------ Data for review

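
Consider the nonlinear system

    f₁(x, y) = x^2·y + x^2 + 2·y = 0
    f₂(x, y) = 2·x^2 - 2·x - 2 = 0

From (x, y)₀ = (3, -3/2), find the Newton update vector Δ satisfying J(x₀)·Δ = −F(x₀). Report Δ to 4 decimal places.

(-1.0000, 0.4091)

At (3, -3/2): F = (-7.5000, 10.0000).
Jacobian J = [[2·x·y + 2·x, x^2 + 2], [4·x - 2, 0]].
At the point, J = [[-3.0000, 11.0000], [10.0000, 0.0000]] (det J = -110.0000).
Solving J·Δ = −F gives Δ = (-1.0000, 0.4091).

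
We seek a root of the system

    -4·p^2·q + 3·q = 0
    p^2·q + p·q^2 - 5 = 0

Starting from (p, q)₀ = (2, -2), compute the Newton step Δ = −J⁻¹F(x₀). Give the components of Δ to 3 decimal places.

(-0.939, -0.311)

At (2, -2): F = (26.000, -5.000).
Jacobian J = [[-8·p·q, -4·p^2 + 3], [2·p·q + q^2, p^2 + 2·p·q]].
At the point, J = [[32.000, -13.000], [-4.000, -4.000]] (det J = -180.000).
Solving J·Δ = −F gives Δ = (-0.939, -0.311).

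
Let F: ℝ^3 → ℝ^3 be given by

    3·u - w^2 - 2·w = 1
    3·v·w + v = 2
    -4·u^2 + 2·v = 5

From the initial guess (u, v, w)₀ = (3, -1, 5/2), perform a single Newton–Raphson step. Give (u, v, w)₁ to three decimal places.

At (3, -1, 5/2): F = (-3.250, -10.500, -43.000).
Jacobian J = [[3, 0, -2·w - 2], [0, 3·w + 1, 3·v], [-8·u, 2, 0]].
At the point, J = [[3.000, 0.000, -7.000], [0.000, 8.500, -3.000], [-24.000, 2.000, 0.000]] (det J = -1410.000).
Solving J·Δ = −F gives Δ = (-1.724, 0.811, -1.203).
Then the next iterate is (u, v, w)₁ = (1.276, -0.189, 1.297).

(1.276, -0.189, 1.297)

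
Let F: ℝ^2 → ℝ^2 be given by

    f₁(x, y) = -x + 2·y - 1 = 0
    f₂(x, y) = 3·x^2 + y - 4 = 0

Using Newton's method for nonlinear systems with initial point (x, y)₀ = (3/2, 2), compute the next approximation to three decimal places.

(1.079, 1.039)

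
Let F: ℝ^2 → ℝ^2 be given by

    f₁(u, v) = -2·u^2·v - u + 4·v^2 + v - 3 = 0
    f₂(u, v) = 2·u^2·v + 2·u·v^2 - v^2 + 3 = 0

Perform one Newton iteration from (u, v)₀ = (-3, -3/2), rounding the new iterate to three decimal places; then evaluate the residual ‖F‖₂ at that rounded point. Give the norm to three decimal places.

At (-3, -3/2): F = (34.500, -39.750).
Jacobian J = [[-4·u·v - 1, -2·u^2 + 8·v + 1], [4·u·v + 2·v^2, 2·u^2 + 4·u·v - 2·v]].
At the point, J = [[-19.000, -29.000], [22.500, 39.000]] (det J = -88.500).
Solving J·Δ = −F gives Δ = (2.178, -0.237).
Then the next iterate is (u, v)₁ = (-0.822, -1.737).
Re-evaluating at (-0.822, -1.737): F = (10.50100, -7.32472), so ‖F‖₂ = 12.803.

12.803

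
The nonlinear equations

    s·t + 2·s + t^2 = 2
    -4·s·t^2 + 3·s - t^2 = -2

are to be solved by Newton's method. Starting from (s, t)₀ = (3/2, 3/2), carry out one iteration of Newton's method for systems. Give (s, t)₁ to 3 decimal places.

At (3/2, 3/2): F = (5.500, -9.250).
Jacobian J = [[t + 2, s + 2·t], [-4·t^2 + 3, -8·s·t - 2·t]].
At the point, J = [[3.500, 4.500], [-6.000, -21.000]] (det J = -46.500).
Solving J·Δ = −F gives Δ = (-1.589, 0.013).
Then the next iterate is (s, t)₁ = (-0.089, 1.513).

(-0.089, 1.513)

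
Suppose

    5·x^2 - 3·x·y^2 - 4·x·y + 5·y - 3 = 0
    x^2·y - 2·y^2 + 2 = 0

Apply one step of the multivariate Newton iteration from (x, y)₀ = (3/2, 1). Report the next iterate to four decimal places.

At (3/2, 1): F = (2.7500, 2.2500).
Jacobian J = [[10·x - 3·y^2 - 4·y, -6·x·y - 4·x + 5], [2·x·y, x^2 - 4·y]].
At the point, J = [[8.0000, -10.0000], [3.0000, -1.7500]] (det J = 16.0000).
Solving J·Δ = −F gives Δ = (-1.1055, -0.6094).
Then the next iterate is (x, y)₁ = (0.3945, 0.3906).

(0.3945, 0.3906)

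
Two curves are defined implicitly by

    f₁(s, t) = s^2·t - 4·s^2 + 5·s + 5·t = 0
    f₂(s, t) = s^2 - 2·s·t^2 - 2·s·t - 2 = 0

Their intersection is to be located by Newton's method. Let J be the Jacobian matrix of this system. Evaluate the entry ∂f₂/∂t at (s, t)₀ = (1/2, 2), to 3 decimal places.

∂f₂/∂t = -4·s·t - 2·s.
At (1/2, 2) this is -5.000.

-5.000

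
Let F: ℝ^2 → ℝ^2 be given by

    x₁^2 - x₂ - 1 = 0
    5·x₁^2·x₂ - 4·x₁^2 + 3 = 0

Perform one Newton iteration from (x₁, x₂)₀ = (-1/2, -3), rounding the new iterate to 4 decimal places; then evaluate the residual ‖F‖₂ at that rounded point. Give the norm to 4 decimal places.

At (-1/2, -3): F = (2.2500, -1.7500).
Jacobian J = [[2·x₁, -1], [10·x₁·x₂ - 8·x₁, 5·x₁^2]].
At the point, J = [[-1.0000, -1.0000], [19.0000, 1.2500]] (det J = 17.7500).
Solving J·Δ = −F gives Δ = (-0.0599, 2.3099).
Then the next iterate is (x₁, x₂)₁ = (-0.5599, -0.6901).
Re-evaluating at (-0.5599, -0.6901): F = (0.003588, 0.664358), so ‖F‖₂ = 0.6644.

0.6644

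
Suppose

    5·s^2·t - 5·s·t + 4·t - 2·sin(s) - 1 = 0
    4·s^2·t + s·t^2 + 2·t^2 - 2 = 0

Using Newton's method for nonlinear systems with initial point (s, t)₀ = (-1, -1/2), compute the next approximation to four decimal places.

(-0.1663, -0.4310)

At (-1, -1/2): F = (-6.317058, -3.7500).
Jacobian J = [[10·s·t - 5·t - 2·cos(s), 5·s^2 - 5·s + 4], [8·s·t + t^2, 4·s^2 + 2·s·t + 4·t]].
At the point, J = [[6.419395, 14.0000], [4.2500, 3.0000]] (det J = -40.241814).
Solving J·Δ = −F gives Δ = (0.8337, 0.0690).
Then the next iterate is (s, t)₁ = (-0.1663, -0.4310).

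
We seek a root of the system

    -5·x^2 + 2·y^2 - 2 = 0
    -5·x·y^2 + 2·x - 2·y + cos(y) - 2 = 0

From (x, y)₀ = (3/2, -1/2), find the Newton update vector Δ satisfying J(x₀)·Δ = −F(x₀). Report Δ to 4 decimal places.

(-0.8417, -0.0621)

At (3/2, -1/2): F = (-12.7500, 1.002583).
Jacobian J = [[-10·x, 4·y], [-5·y^2 + 2, -10·x·y - sin(y) - 2]].
At the point, J = [[-15.0000, -2.0000], [0.7500, 5.979426]] (det J = -88.191383).
Solving J·Δ = −F gives Δ = (-0.8417, -0.0621).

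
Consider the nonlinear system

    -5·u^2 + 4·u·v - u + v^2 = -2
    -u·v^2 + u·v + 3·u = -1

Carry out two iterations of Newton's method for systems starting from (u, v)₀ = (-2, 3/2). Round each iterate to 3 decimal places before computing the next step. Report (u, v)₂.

(-0.612, 1.769)

At (-2, 3/2): F = (-25.750, -3.500).
Jacobian J = [[-10·u + 4·v - 1, 4·u + 2·v], [-v^2 + v + 3, -2·u·v + u]].
At the point, J = [[25.000, -5.000], [2.250, 4.000]] (det J = 111.250).
Solving J·Δ = −F gives Δ = (1.083, 0.266).
Then the next iterate is (u, v)₁ = (-0.917, 1.766).
Round to (-0.917, 1.766) and repeat: F = (-4.64638, -0.51052), J = [[15.234, -0.136], [1.64724, 2.32184]].
Δ = (0.305, 0.003), so (u, v)₂ = (-0.612, 1.769).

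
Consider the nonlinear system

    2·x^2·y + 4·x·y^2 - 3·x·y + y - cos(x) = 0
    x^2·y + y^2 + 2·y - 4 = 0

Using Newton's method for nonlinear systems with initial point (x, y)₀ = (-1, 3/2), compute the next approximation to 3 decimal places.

(-0.586, 1.249)

At (-1, 3/2): F = (-0.54030, 2.750).
Jacobian J = [[4·x·y + 4·y^2 - 3·y + sin(x), 2·x^2 + 8·x·y - 3·x + 1], [2·x·y, x^2 + 2·y + 2]].
At the point, J = [[-2.34147, -6.000], [-3.000, 6.000]] (det J = -32.04883).
Solving J·Δ = −F gives Δ = (0.414, -0.251).
Then the next iterate is (x, y)₁ = (-0.586, 1.249).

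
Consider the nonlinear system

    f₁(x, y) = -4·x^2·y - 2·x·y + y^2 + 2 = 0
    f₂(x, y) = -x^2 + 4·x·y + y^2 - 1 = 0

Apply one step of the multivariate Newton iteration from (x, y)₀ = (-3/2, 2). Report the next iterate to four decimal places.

(-2.0833, -6.8333)

At (-3/2, 2): F = (-6.0000, -11.2500).
Jacobian J = [[-8·x·y - 2·y, -4·x^2 - 2·x + 2·y], [-2·x + 4·y, 4·x + 2·y]].
At the point, J = [[20.0000, -2.0000], [11.0000, -2.0000]] (det J = -18.0000).
Solving J·Δ = −F gives Δ = (-0.5833, -8.8333).
Then the next iterate is (x, y)₁ = (-2.0833, -6.8333).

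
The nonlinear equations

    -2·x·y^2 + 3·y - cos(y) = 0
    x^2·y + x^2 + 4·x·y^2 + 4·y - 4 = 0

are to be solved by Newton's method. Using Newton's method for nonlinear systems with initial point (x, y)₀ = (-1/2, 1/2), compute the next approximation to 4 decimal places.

(-10.8002, -0.8445)

At (-1/2, 1/2): F = (0.872417, -2.1250).
Jacobian J = [[-2·y^2, -4·x·y + sin(y) + 3], [2·x·y + 2·x + 4·y^2, x^2 + 8·x·y + 4]].
At the point, J = [[-0.5000, 4.479426], [-0.5000, 2.2500]] (det J = 1.114713).
Solving J·Δ = −F gives Δ = (-10.3002, -1.3445).
Then the next iterate is (x, y)₁ = (-10.8002, -0.8445).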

------------

Prompt:
All that is needed is the opening run of the data, given again exactly: please include every line from the first through the line with "-4·u^2 + 2·v = 5", both ends kept.

Response to the task:
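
Consider the nonlinear system

    f₁(x, y) = x^2·y + x^2 + 2·y = 0
    f₂(x, y) = 2·x^2 - 2·x - 2 = 0

From (x, y)₀ = (3, -3/2), find the Newton update vector Δ satisfying J(x₀)·Δ = −F(x₀). Report Δ to 4 decimal places.

(-1.0000, 0.4091)

At (3, -3/2): F = (-7.5000, 10.0000).
Jacobian J = [[2·x·y + 2·x, x^2 + 2], [4·x - 2, 0]].
At the point, J = [[-3.0000, 11.0000], [10.0000, 0.0000]] (det J = -110.0000).
Solving J·Δ = −F gives Δ = (-1.0000, 0.4091).

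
We seek a root of the system

    -4·p^2·q + 3·q = 0
    p^2·q + p·q^2 - 5 = 0

Starting from (p, q)₀ = (2, -2), compute the Newton step Δ = −J⁻¹F(x₀). Give the components of Δ to 3 decimal places.

(-0.939, -0.311)

At (2, -2): F = (26.000, -5.000).
Jacobian J = [[-8·p·q, -4·p^2 + 3], [2·p·q + q^2, p^2 + 2·p·q]].
At the point, J = [[32.000, -13.000], [-4.000, -4.000]] (det J = -180.000).
Solving J·Δ = −F gives Δ = (-0.939, -0.311).

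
Let F: ℝ^3 → ℝ^3 be given by

    3·u - w^2 - 2·w = 1
    3·v·w + v = 2
    -4·u^2 + 2·v = 5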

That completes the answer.